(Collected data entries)
⁂

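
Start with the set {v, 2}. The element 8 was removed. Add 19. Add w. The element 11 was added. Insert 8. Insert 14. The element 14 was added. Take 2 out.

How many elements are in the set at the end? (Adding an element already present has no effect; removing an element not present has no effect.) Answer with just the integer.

Answer: 6

Derivation:
Tracking the set through each operation:
Start: {2, v}
Event 1 (remove 8): not present, no change. Set: {2, v}
Event 2 (add 19): added. Set: {19, 2, v}
Event 3 (add w): added. Set: {19, 2, v, w}
Event 4 (add 11): added. Set: {11, 19, 2, v, w}
Event 5 (add 8): added. Set: {11, 19, 2, 8, v, w}
Event 6 (add 14): added. Set: {11, 14, 19, 2, 8, v, w}
Event 7 (add 14): already present, no change. Set: {11, 14, 19, 2, 8, v, w}
Event 8 (remove 2): removed. Set: {11, 14, 19, 8, v, w}

Final set: {11, 14, 19, 8, v, w} (size 6)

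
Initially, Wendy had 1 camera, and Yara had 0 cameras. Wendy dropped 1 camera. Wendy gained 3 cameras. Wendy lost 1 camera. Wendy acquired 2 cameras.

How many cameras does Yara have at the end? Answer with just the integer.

Answer: 0

Derivation:
Tracking counts step by step:
Start: Wendy=1, Yara=0
Event 1 (Wendy -1): Wendy: 1 -> 0. State: Wendy=0, Yara=0
Event 2 (Wendy +3): Wendy: 0 -> 3. State: Wendy=3, Yara=0
Event 3 (Wendy -1): Wendy: 3 -> 2. State: Wendy=2, Yara=0
Event 4 (Wendy +2): Wendy: 2 -> 4. State: Wendy=4, Yara=0

Yara's final count: 0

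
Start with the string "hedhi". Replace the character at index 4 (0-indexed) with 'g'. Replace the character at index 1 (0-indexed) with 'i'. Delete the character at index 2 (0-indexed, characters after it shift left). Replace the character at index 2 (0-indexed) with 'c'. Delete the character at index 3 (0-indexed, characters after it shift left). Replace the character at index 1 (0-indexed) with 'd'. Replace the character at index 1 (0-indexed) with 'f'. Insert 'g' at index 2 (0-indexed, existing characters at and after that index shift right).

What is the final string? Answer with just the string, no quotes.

Applying each edit step by step:
Start: "hedhi"
Op 1 (replace idx 4: 'i' -> 'g'): "hedhi" -> "hedhg"
Op 2 (replace idx 1: 'e' -> 'i'): "hedhg" -> "hidhg"
Op 3 (delete idx 2 = 'd'): "hidhg" -> "hihg"
Op 4 (replace idx 2: 'h' -> 'c'): "hihg" -> "hicg"
Op 5 (delete idx 3 = 'g'): "hicg" -> "hic"
Op 6 (replace idx 1: 'i' -> 'd'): "hic" -> "hdc"
Op 7 (replace idx 1: 'd' -> 'f'): "hdc" -> "hfc"
Op 8 (insert 'g' at idx 2): "hfc" -> "hfgc"

Answer: hfgc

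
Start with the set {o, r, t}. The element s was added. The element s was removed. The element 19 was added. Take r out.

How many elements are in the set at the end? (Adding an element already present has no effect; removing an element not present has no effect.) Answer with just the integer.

Answer: 3

Derivation:
Tracking the set through each operation:
Start: {o, r, t}
Event 1 (add s): added. Set: {o, r, s, t}
Event 2 (remove s): removed. Set: {o, r, t}
Event 3 (add 19): added. Set: {19, o, r, t}
Event 4 (remove r): removed. Set: {19, o, t}

Final set: {19, o, t} (size 3)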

⁂

EXERCISE DIRECTIONS: Reproduce the entries above exactly.

SOLUTION:
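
Start with the set {v, 2}. The element 8 was removed. Add 19. Add w. The element 11 was added. Insert 8. Insert 14. The element 14 was added. Take 2 out.

How many elements are in the set at the end? (Adding an element already present has no effect; removing an element not present has no effect.) Answer with just the integer.

Answer: 6

Derivation:
Tracking the set through each operation:
Start: {2, v}
Event 1 (remove 8): not present, no change. Set: {2, v}
Event 2 (add 19): added. Set: {19, 2, v}
Event 3 (add w): added. Set: {19, 2, v, w}
Event 4 (add 11): added. Set: {11, 19, 2, v, w}
Event 5 (add 8): added. Set: {11, 19, 2, 8, v, w}
Event 6 (add 14): added. Set: {11, 14, 19, 2, 8, v, w}
Event 7 (add 14): already present, no change. Set: {11, 14, 19, 2, 8, v, w}
Event 8 (remove 2): removed. Set: {11, 14, 19, 8, v, w}

Final set: {11, 14, 19, 8, v, w} (size 6)

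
Initially, Wendy had 1 camera, and Yara had 0 cameras. Wendy dropped 1 camera. Wendy gained 3 cameras. Wendy lost 1 camera. Wendy acquired 2 cameras.

How many cameras does Yara have at the end? Answer with just the integer.

Answer: 0

Derivation:
Tracking counts step by step:
Start: Wendy=1, Yara=0
Event 1 (Wendy -1): Wendy: 1 -> 0. State: Wendy=0, Yara=0
Event 2 (Wendy +3): Wendy: 0 -> 3. State: Wendy=3, Yara=0
Event 3 (Wendy -1): Wendy: 3 -> 2. State: Wendy=2, Yara=0
Event 4 (Wendy +2): Wendy: 2 -> 4. State: Wendy=4, Yara=0

Yara's final count: 0

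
Start with the string "hedhi". Replace the character at index 4 (0-indexed) with 'g'. Replace the character at index 1 (0-indexed) with 'i'. Delete the character at index 2 (0-indexed, characters after it shift left). Replace the character at index 2 (0-indexed) with 'c'. Delete the character at index 3 (0-indexed, characters after it shift left). Replace the character at index 1 (0-indexed) with 'd'. Replace the character at index 1 (0-indexed) with 'f'. Insert 'g' at index 2 (0-indexed, existing characters at and after that index shift right).

What is the final string? Answer with just the string, no quotes.

Applying each edit step by step:
Start: "hedhi"
Op 1 (replace idx 4: 'i' -> 'g'): "hedhi" -> "hedhg"
Op 2 (replace idx 1: 'e' -> 'i'): "hedhg" -> "hidhg"
Op 3 (delete idx 2 = 'd'): "hidhg" -> "hihg"
Op 4 (replace idx 2: 'h' -> 'c'): "hihg" -> "hicg"
Op 5 (delete idx 3 = 'g'): "hicg" -> "hic"
Op 6 (replace idx 1: 'i' -> 'd'): "hic" -> "hdc"
Op 7 (replace idx 1: 'd' -> 'f'): "hdc" -> "hfc"
Op 8 (insert 'g' at idx 2): "hfc" -> "hfgc"

Answer: hfgc

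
Start with the set {o, r, t}. The element s was added. The element s was removed. The element 19 was added. Take r out.

How many elements are in the set at the end? (Adding an element already present has no effect; removing an element not present has no effect.) Answer with just the integer.

Answer: 3

Derivation:
Tracking the set through each operation:
Start: {o, r, t}
Event 1 (add s): added. Set: {o, r, s, t}
Event 2 (remove s): removed. Set: {o, r, t}
Event 3 (add 19): added. Set: {19, o, r, t}
Event 4 (remove r): removed. Set: {19, o, t}

Final set: {19, o, t} (size 3)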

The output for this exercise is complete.